=== Begin Enclosure ===

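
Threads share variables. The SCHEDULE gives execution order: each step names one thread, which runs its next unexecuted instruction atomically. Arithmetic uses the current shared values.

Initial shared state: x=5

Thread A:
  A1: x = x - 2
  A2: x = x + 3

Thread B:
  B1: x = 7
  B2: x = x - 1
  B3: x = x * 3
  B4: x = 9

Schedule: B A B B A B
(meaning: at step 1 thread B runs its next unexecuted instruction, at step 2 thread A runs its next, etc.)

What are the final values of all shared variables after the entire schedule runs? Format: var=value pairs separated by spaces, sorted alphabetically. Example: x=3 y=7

Answer: x=9

Derivation:
Step 1: thread B executes B1 (x = 7). Shared: x=7. PCs: A@0 B@1
Step 2: thread A executes A1 (x = x - 2). Shared: x=5. PCs: A@1 B@1
Step 3: thread B executes B2 (x = x - 1). Shared: x=4. PCs: A@1 B@2
Step 4: thread B executes B3 (x = x * 3). Shared: x=12. PCs: A@1 B@3
Step 5: thread A executes A2 (x = x + 3). Shared: x=15. PCs: A@2 B@3
Step 6: thread B executes B4 (x = 9). Shared: x=9. PCs: A@2 B@4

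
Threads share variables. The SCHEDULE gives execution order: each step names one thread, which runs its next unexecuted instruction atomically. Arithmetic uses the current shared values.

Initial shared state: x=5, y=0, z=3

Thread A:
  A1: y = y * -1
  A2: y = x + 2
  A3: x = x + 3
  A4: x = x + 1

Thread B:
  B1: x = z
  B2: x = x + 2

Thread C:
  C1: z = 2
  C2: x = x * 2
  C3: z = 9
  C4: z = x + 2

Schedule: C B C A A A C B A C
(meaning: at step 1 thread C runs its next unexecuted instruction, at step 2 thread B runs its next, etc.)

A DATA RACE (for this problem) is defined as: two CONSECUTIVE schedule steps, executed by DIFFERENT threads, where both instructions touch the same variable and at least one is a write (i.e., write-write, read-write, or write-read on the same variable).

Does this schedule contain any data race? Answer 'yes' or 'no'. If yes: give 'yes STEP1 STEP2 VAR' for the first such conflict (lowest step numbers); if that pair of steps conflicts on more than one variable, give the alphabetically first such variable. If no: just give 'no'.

Steps 1,2: C(z = 2) vs B(x = z). RACE on z (W-R).
Steps 2,3: B(x = z) vs C(x = x * 2). RACE on x (W-W).
Steps 3,4: C(r=x,w=x) vs A(r=y,w=y). No conflict.
Steps 4,5: same thread (A). No race.
Steps 5,6: same thread (A). No race.
Steps 6,7: A(r=x,w=x) vs C(r=-,w=z). No conflict.
Steps 7,8: C(r=-,w=z) vs B(r=x,w=x). No conflict.
Steps 8,9: B(x = x + 2) vs A(x = x + 1). RACE on x (W-W).
Steps 9,10: A(x = x + 1) vs C(z = x + 2). RACE on x (W-R).
First conflict at steps 1,2.

Answer: yes 1 2 z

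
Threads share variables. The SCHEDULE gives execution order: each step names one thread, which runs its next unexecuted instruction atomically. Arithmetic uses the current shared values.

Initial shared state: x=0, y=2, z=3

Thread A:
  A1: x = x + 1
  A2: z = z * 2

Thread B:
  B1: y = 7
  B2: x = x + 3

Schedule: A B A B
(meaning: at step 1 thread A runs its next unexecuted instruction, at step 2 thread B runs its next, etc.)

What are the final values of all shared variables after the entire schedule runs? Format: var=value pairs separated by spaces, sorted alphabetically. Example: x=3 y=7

Answer: x=4 y=7 z=6

Derivation:
Step 1: thread A executes A1 (x = x + 1). Shared: x=1 y=2 z=3. PCs: A@1 B@0
Step 2: thread B executes B1 (y = 7). Shared: x=1 y=7 z=3. PCs: A@1 B@1
Step 3: thread A executes A2 (z = z * 2). Shared: x=1 y=7 z=6. PCs: A@2 B@1
Step 4: thread B executes B2 (x = x + 3). Shared: x=4 y=7 z=6. PCs: A@2 B@2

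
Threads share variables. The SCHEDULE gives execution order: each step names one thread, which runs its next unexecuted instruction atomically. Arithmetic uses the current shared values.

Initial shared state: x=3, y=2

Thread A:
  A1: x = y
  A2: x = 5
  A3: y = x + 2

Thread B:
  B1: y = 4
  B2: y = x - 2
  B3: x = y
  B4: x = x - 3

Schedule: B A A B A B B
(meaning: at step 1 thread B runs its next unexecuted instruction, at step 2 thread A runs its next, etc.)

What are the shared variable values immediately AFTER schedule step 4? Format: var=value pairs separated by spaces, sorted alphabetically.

Answer: x=5 y=3

Derivation:
Step 1: thread B executes B1 (y = 4). Shared: x=3 y=4. PCs: A@0 B@1
Step 2: thread A executes A1 (x = y). Shared: x=4 y=4. PCs: A@1 B@1
Step 3: thread A executes A2 (x = 5). Shared: x=5 y=4. PCs: A@2 B@1
Step 4: thread B executes B2 (y = x - 2). Shared: x=5 y=3. PCs: A@2 B@2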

=== End Enclosure ===

Please write the entries out again exactly as they stand.

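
Threads share variables. The SCHEDULE gives execution order: each step names one thread, which runs its next unexecuted instruction atomically. Arithmetic uses the current shared values.

Initial shared state: x=5

Thread A:
  A1: x = x - 2
  A2: x = x + 3

Thread B:
  B1: x = 7
  B2: x = x - 1
  B3: x = x * 3
  B4: x = 9

Schedule: B A B B A B
(meaning: at step 1 thread B runs its next unexecuted instruction, at step 2 thread A runs its next, etc.)

What are the final values of all shared variables after the entire schedule runs? Format: var=value pairs separated by spaces, sorted alphabetically. Example: x=3 y=7

Answer: x=9

Derivation:
Step 1: thread B executes B1 (x = 7). Shared: x=7. PCs: A@0 B@1
Step 2: thread A executes A1 (x = x - 2). Shared: x=5. PCs: A@1 B@1
Step 3: thread B executes B2 (x = x - 1). Shared: x=4. PCs: A@1 B@2
Step 4: thread B executes B3 (x = x * 3). Shared: x=12. PCs: A@1 B@3
Step 5: thread A executes A2 (x = x + 3). Shared: x=15. PCs: A@2 B@3
Step 6: thread B executes B4 (x = 9). Shared: x=9. PCs: A@2 B@4

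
Threads share variables. The SCHEDULE gives execution order: each step names one thread, which runs its next unexecuted instruction atomically. Arithmetic uses the current shared values.

Initial shared state: x=5, y=0, z=3

Thread A:
  A1: y = y * -1
  A2: y = x + 2
  A3: x = x + 3
  A4: x = x + 1

Thread B:
  B1: x = z
  B2: x = x + 2

Thread C:
  C1: z = 2
  C2: x = x * 2
  C3: z = 9
  C4: z = x + 2

Schedule: C B C A A A C B A C
(meaning: at step 1 thread C runs its next unexecuted instruction, at step 2 thread B runs its next, etc.)

A DATA RACE (for this problem) is defined as: two CONSECUTIVE schedule steps, executed by DIFFERENT threads, where both instructions touch the same variable and at least one is a write (i.e., write-write, read-write, or write-read on the same variable).

Does this schedule contain any data race? Answer 'yes' or 'no'. If yes: give 'yes STEP1 STEP2 VAR' for the first such conflict (lowest step numbers); if that pair of steps conflicts on more than one variable, give the alphabetically first such variable. If no: just give 'no'.

Steps 1,2: C(z = 2) vs B(x = z). RACE on z (W-R).
Steps 2,3: B(x = z) vs C(x = x * 2). RACE on x (W-W).
Steps 3,4: C(r=x,w=x) vs A(r=y,w=y). No conflict.
Steps 4,5: same thread (A). No race.
Steps 5,6: same thread (A). No race.
Steps 6,7: A(r=x,w=x) vs C(r=-,w=z). No conflict.
Steps 7,8: C(r=-,w=z) vs B(r=x,w=x). No conflict.
Steps 8,9: B(x = x + 2) vs A(x = x + 1). RACE on x (W-W).
Steps 9,10: A(x = x + 1) vs C(z = x + 2). RACE on x (W-R).
First conflict at steps 1,2.

Answer: yes 1 2 z

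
Threads share variables. The SCHEDULE gives execution order: each step names one thread, which runs its next unexecuted instruction atomically. Arithmetic uses the current shared values.

Initial shared state: x=0, y=2, z=3

Thread A:
  A1: x = x + 1
  A2: z = z * 2

Thread B:
  B1: y = 7
  B2: x = x + 3

Schedule: A B A B
(meaning: at step 1 thread A runs its next unexecuted instruction, at step 2 thread B runs its next, etc.)

What are the final values of all shared variables after the entire schedule runs? Format: var=value pairs separated by spaces, sorted alphabetically. Example: x=3 y=7

Answer: x=4 y=7 z=6

Derivation:
Step 1: thread A executes A1 (x = x + 1). Shared: x=1 y=2 z=3. PCs: A@1 B@0
Step 2: thread B executes B1 (y = 7). Shared: x=1 y=7 z=3. PCs: A@1 B@1
Step 3: thread A executes A2 (z = z * 2). Shared: x=1 y=7 z=6. PCs: A@2 B@1
Step 4: thread B executes B2 (x = x + 3). Shared: x=4 y=7 z=6. PCs: A@2 B@2

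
Threads share variables. The SCHEDULE gives execution order: each step names one thread, which runs its next unexecuted instruction atomically. Arithmetic uses the current shared values.

Initial shared state: x=3, y=2

Thread A:
  A1: x = y
  A2: x = 5
  A3: y = x + 2

Thread B:
  B1: y = 4
  B2: y = x - 2
  B3: x = y
  B4: x = x - 3

Schedule: B A A B A B B
(meaning: at step 1 thread B runs its next unexecuted instruction, at step 2 thread A runs its next, etc.)

What are the shared variable values immediately AFTER schedule step 4? Format: var=value pairs separated by spaces, sorted alphabetically.

Answer: x=5 y=3

Derivation:
Step 1: thread B executes B1 (y = 4). Shared: x=3 y=4. PCs: A@0 B@1
Step 2: thread A executes A1 (x = y). Shared: x=4 y=4. PCs: A@1 B@1
Step 3: thread A executes A2 (x = 5). Shared: x=5 y=4. PCs: A@2 B@1
Step 4: thread B executes B2 (y = x - 2). Shared: x=5 y=3. PCs: A@2 B@2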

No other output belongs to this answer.